==== TASK DATA ====

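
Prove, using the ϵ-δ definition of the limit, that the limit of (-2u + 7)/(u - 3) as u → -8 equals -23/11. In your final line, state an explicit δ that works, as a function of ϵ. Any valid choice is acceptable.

Fix ϵ > 0. We want δ > 0 with 0 < |u + 8| < δ ⇒ |(-2u + 7)/(u - 3) + 23/11| < ϵ.
Combining over a common denominator, (-2u + 7)/(u - 3) + 23/11 = [(-2u + 7)·(-11) − 23·(u - 3)] / [(-11)·(u - 3)] = -1(u + 8) / ((-11)(u - 3)).
So |(-2u + 7)/(u - 3) + 23/11| = |u + 8| / (11·|u − 3|).
Require δ ≤ 11/2, so |u − 3| ≥ |-11| − |u + 8| > 11 − 11/2 = 11/2.
Hence |(-2u + 7)/(u - 3) + 23/11| < |u + 8|/(11·(11/2)) = (2/121)|u + 8|, which is < ϵ once |u + 8| < (121/2)ϵ.
Take δ = min(11/2, (121/2)ϵ). Then 0 < |u + 8| < δ forces both bounds, so |(-2u + 7)/(u - 3) + 23/11| < ϵ.

δ = min(11/2, (121/2)ϵ)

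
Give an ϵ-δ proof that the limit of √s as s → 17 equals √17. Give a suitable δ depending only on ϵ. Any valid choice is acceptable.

Fix ϵ > 0. We want δ > 0 such that 0 < |s − 17| < δ implies |√s − √17| < ϵ.
Multiplying by the conjugate, |√s − √17| = |s − 17|/(√s + √17).
Restrict δ ≤ 17 so that |s − 17| < 17 forces s > 0, and then √s + √17 > √17.
Hence |√s − √17| < |s − 17|/√17, which is < ϵ once |s − 17| < √17·ϵ.
Take δ = min(17, √17·ϵ). If 0 < |s − 17| < δ then s > 0 and |√s − √17| < |s − 17|/√17 < ϵ.

δ = min(17, √17·ϵ)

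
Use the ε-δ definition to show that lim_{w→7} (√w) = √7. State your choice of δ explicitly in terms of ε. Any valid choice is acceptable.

Fix ε > 0. We want δ > 0 such that 0 < |w − 7| < δ implies |√w − √7| < ε.
Multiplying by the conjugate, |√w − √7| = |w − 7|/(√w + √7).
Restrict δ ≤ 7 so that |w − 7| < 7 forces w > 0, and then √w + √7 > √7.
Hence |√w − √7| < |w − 7|/√7, which is < ε once |w − 7| < √7·ε.
Take δ = min(7, √7·ε). If 0 < |w − 7| < δ then w > 0 and |√w − √7| < |w − 7|/√7 < ε.

δ = min(7, √7·ε)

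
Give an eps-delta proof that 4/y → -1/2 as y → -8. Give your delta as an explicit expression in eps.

Let eps > 0. We seek delta > 0 such that 0 < |y + 8| < delta implies |4/y + 1/2| < eps.
|4/y + 1/2| = 4·|-8 − y|/(8·|y|) = 4|y + 8|/(8|y|).
Restrict delta ≤ 4. Then |y + 8| < 4 gives |y| > 4, so 8|y| > 32.
Then |4/y + 1/2| < 4|y + 8|/32, which is < eps when |y + 8| < 8eps.
Take delta = min(4, 8eps). Then 0 < |y + 8| < delta gives both |y + 8| < 4 and |y + 8| < 8eps, so |4/y + 1/2| < eps.

delta = min(4, 8eps)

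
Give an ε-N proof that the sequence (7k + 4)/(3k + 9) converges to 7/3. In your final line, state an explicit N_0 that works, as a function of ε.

Fix ε > 0. For k ≥ 1, |(7k + 4)/(3k + 9) − (7/3)| = |-51|/(3(3k + 9)) = 51/(3(3k + 9)).
Since 3k + 9 ≥ 3k for k ≥ 1, this is ≤ 51/(3·3k) = (17/3)/k.
So |(7k + 4)/(3k + 9) − (7/3)| < ε whenever k > (17/3)/ε.
Take N_0 = (17/3)/ε. If k > N_0 then |(7k + 4)/(3k + 9) − (7/3)| ≤ (17/3)/k < ε.

N_0 = (17/3)/ε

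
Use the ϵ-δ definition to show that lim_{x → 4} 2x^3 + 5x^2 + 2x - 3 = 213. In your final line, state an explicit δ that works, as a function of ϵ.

Suppose ϵ > 0. We want δ > 0 such that 0 < |x − 4| < δ implies |(2x^3 + 5x^2 + 2x - 3) − 213| < ϵ.
(2x^3 + 5x^2 + 2x - 3) − 213 = 2x^3 + 5x^2 + 2x - 216 = (x − 4)(2x^2 + 13x + 54).
So |(2x^3 + 5x^2 + 2x - 3) − 213| = |x − 4|·|2x^2 + 13x + 54|.
Require δ ≤ 2. Then |x − 4| < 2 gives |x| < 6, and by the triangle inequality |2x^2 + 13x + 54| ≤ 2·6^2 + 13·6 + 54 = 204.
Hence |(2x^3 + 5x^2 + 2x - 3) − 213| ≤ 204|x − 4| < ϵ provided |x − 4| < ϵ/204.
Choosing δ = min(2, ϵ/204) ensures both conditions, hence |(2x^3 + 5x^2 + 2x - 3) − 213| < ϵ.

δ = min(2, ϵ/204)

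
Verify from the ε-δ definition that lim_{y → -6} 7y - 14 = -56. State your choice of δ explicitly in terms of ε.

δ = ε/7

Fix ε > 0. We need δ > 0 so that 0 < |y + 6| < δ implies |(7y - 14) + 56| < ε.
Since (7y - 14) + 56 = 7(y + 6), we have |(7y - 14) + 56| = 7|y + 6|.
So 7|y + 6| < ε exactly when |y + 6| < ε/7.
Take δ = ε/7. If 0 < |y + 6| < δ then |(7y - 14) + 56| = 7|y + 6| < 7·(ε/7) = ε.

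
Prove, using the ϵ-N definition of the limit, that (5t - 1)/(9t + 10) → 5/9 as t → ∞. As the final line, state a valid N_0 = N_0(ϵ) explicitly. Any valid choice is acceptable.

N_0 = (59/81)/ϵ

Suppose ϵ > 0. We seek N_0 > 0 such that t > N_0 implies |(5t - 1)/(9t + 10) − (5/9)| < ϵ.
(5t - 1)/(9t + 10) − (5/9) = (9(5t - 1) − 5(9t + 10)) / (9(9t + 10)) = -59/(9(9t + 10)).
For t > 0 we have 9t + 10 > 9t, so |(5t - 1)/(9t + 10) − (5/9)| = 59/(9(9t + 10)) < 59/(9·9t) = (59/81)/t.
Thus |(5t - 1)/(9t + 10) − (5/9)| < ϵ whenever t > (59/81)/ϵ.
Take N_0 = (59/81)/ϵ. If t > N_0 then |(5t - 1)/(9t + 10) − (5/9)| < (59/81)/t < ϵ.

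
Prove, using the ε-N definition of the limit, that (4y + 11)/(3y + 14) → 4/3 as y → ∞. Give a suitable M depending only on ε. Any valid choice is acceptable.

M = (23/9)/ε

Let ε > 0. We seek M > 0 such that y > M implies |(4y + 11)/(3y + 14) − (4/3)| < ε.
(4y + 11)/(3y + 14) − (4/3) = (3(4y + 11) − 4(3y + 14)) / (3(3y + 14)) = -23/(3(3y + 14)).
For y > 0 we have 3y + 14 > 3y, so |(4y + 11)/(3y + 14) − (4/3)| = 23/(3(3y + 14)) < 23/(3·3y) = (23/9)/y.
Thus |(4y + 11)/(3y + 14) − (4/3)| < ε whenever y > (23/9)/ε.
Take M = (23/9)/ε. If y > M then |(4y + 11)/(3y + 14) − (4/3)| < (23/9)/y < ε.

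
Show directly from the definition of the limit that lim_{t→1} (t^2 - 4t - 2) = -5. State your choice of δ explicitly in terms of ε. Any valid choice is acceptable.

Let ε > 0 be given. We want δ > 0 such that 0 < |t − 1| < δ implies |(t^2 - 4t - 2) + 5| < ε.
(t^2 - 4t - 2) + 5 = t^2 - 4t + 3 = (t − 1)(t - 3).
So |(t^2 - 4t - 2) + 5| = |t − 1|·|t - 3|.
Require δ ≤ 1. Then |t − 1| < 1 gives |t| < 2, and by the triangle inequality |t - 3| ≤ 2 + 3 = 5.
Hence |(t^2 - 4t - 2) + 5| ≤ 5|t − 1| < ε provided |t − 1| < ε/5.
Take δ = min(1, ε/5). Then 0 < |t − 1| < δ gives both |t − 1| < 1 and |t − 1| < ε/5, so |(t^2 - 4t - 2) + 5| < ε.

δ = min(1, ε/5)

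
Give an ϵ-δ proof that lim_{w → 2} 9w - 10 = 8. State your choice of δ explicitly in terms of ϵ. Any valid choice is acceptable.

δ = ϵ/9

Fix ϵ > 0. We need δ > 0 so that 0 < |w − 2| < δ implies |(9w - 10) − 8| < ϵ.
|(9w - 10) − 8| = |9w - 18| = 9|w − 2|.
So 9|w − 2| < ϵ exactly when |w − 2| < ϵ/9.
Choosing δ = ϵ/9 gives |(9w - 10) − 8| = 9|w − 2| < ϵ whenever |w − 2| < δ.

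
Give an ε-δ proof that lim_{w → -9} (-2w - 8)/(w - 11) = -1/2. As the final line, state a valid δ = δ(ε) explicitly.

Let ε > 0. We want δ > 0 with 0 < |w + 9| < δ ⇒ |(-2w - 8)/(w - 11) + 1/2| < ε.
Combining over a common denominator, (-2w - 8)/(w - 11) + 1/2 = [(-2w - 8)·(-20) − 10·(w - 11)] / [(-20)·(w - 11)] = 30(w + 9) / ((-20)(w - 11)).
So |(-2w - 8)/(w - 11) + 1/2| = 30|w + 9| / (20·|w − 11|).
Require δ ≤ 10, so |w − 11| ≥ |-20| − |w + 9| > 20 − 10 = 10.
Hence |(-2w - 8)/(w - 11) + 1/2| < 30|w + 9|/(20·10) = (3/20)|w + 9|, which is < ε once |w + 9| < (20/3)ε.
Take δ = min(10, (20/3)ε). Then 0 < |w + 9| < δ forces both bounds, so |(-2w - 8)/(w - 11) + 1/2| < ε.

δ = min(10, (20/3)ε)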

====

Give an exact copy of the lines from the one with "Give an ε-δ" through the end of the entries, both ends included.

» **SOLUTION BELOW**
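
Give an ε-δ proof that lim_{w → -9} (-2w - 8)/(w - 11) = -1/2. As the final line, state a valid δ = δ(ε) explicitly.

Let ε > 0. We want δ > 0 with 0 < |w + 9| < δ ⇒ |(-2w - 8)/(w - 11) + 1/2| < ε.
Combining over a common denominator, (-2w - 8)/(w - 11) + 1/2 = [(-2w - 8)·(-20) − 10·(w - 11)] / [(-20)·(w - 11)] = 30(w + 9) / ((-20)(w - 11)).
So |(-2w - 8)/(w - 11) + 1/2| = 30|w + 9| / (20·|w − 11|).
Require δ ≤ 10, so |w − 11| ≥ |-20| − |w + 9| > 20 − 10 = 10.
Hence |(-2w - 8)/(w - 11) + 1/2| < 30|w + 9|/(20·10) = (3/20)|w + 9|, which is < ε once |w + 9| < (20/3)ε.
Take δ = min(10, (20/3)ε). Then 0 < |w + 9| < δ forces both bounds, so |(-2w - 8)/(w - 11) + 1/2| < ε.

δ = min(10, (20/3)ε)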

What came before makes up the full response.